═══ Provided records ═══

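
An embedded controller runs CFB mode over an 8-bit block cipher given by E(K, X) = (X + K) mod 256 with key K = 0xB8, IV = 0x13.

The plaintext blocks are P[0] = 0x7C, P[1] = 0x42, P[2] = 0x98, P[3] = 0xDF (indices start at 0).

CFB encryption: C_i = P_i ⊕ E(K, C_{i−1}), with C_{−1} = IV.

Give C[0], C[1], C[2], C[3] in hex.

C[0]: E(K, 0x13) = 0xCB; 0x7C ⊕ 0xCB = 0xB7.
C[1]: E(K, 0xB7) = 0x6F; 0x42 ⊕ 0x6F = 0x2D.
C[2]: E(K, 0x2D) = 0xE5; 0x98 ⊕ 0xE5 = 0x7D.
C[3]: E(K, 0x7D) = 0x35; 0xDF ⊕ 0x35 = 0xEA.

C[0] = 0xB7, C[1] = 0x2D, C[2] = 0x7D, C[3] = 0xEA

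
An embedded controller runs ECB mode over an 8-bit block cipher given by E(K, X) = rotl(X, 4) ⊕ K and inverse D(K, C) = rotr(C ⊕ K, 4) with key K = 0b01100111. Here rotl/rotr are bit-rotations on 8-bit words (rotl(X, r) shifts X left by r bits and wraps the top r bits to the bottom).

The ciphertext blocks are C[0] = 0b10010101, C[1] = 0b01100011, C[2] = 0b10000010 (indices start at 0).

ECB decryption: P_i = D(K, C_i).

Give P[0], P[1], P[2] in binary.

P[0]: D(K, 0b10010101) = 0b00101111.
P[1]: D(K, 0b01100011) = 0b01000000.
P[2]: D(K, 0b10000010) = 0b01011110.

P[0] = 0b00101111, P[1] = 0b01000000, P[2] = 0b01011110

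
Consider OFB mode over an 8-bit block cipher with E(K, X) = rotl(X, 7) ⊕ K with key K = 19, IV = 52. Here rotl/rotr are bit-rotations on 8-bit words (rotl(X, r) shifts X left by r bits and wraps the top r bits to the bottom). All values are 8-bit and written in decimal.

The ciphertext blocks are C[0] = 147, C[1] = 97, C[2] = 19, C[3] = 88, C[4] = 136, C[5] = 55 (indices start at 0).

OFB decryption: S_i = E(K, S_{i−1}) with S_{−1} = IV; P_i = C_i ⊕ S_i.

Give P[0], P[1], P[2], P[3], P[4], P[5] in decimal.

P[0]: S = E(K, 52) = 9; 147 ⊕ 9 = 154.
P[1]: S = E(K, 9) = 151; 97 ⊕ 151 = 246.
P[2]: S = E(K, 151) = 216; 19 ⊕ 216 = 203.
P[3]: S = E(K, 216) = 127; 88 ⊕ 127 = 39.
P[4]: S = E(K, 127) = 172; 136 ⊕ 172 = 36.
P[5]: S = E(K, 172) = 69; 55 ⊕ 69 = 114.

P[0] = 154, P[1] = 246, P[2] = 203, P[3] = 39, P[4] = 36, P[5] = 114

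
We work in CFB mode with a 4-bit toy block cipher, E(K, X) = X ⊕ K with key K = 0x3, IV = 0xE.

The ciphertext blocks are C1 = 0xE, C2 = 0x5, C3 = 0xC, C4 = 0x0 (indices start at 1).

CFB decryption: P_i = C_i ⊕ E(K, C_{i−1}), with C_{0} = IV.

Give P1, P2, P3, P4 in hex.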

═══

> **Action item**
Give back exactly the lines above starting at the line where "The plaintext blocks" appears and ending at the line where "ECB decryption: P_i = D(K, C_i)." appears, both included, with no other lines.

> **Task result**
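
The plaintext blocks are P[0] = 0x7C, P[1] = 0x42, P[2] = 0x98, P[3] = 0xDF (indices start at 0).

CFB encryption: C_i = P_i ⊕ E(K, C_{i−1}), with C_{−1} = IV.

Give C[0], C[1], C[2], C[3] in hex.

C[0]: E(K, 0x13) = 0xCB; 0x7C ⊕ 0xCB = 0xB7.
C[1]: E(K, 0xB7) = 0x6F; 0x42 ⊕ 0x6F = 0x2D.
C[2]: E(K, 0x2D) = 0xE5; 0x98 ⊕ 0xE5 = 0x7D.
C[3]: E(K, 0x7D) = 0x35; 0xDF ⊕ 0x35 = 0xEA.

C[0] = 0xB7, C[1] = 0x2D, C[2] = 0x7D, C[3] = 0xEA

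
An embedded controller runs ECB mode over an 8-bit block cipher given by E(K, X) = rotl(X, 4) ⊕ K and inverse D(K, C) = rotr(C ⊕ K, 4) with key K = 0b01100111. Here rotl/rotr are bit-rotations on 8-bit words (rotl(X, r) shifts X left by r bits and wraps the top r bits to the bottom).

The ciphertext blocks are C[0] = 0b10010101, C[1] = 0b01100011, C[2] = 0b10000010 (indices start at 0).

ECB decryption: P_i = D(K, C_i).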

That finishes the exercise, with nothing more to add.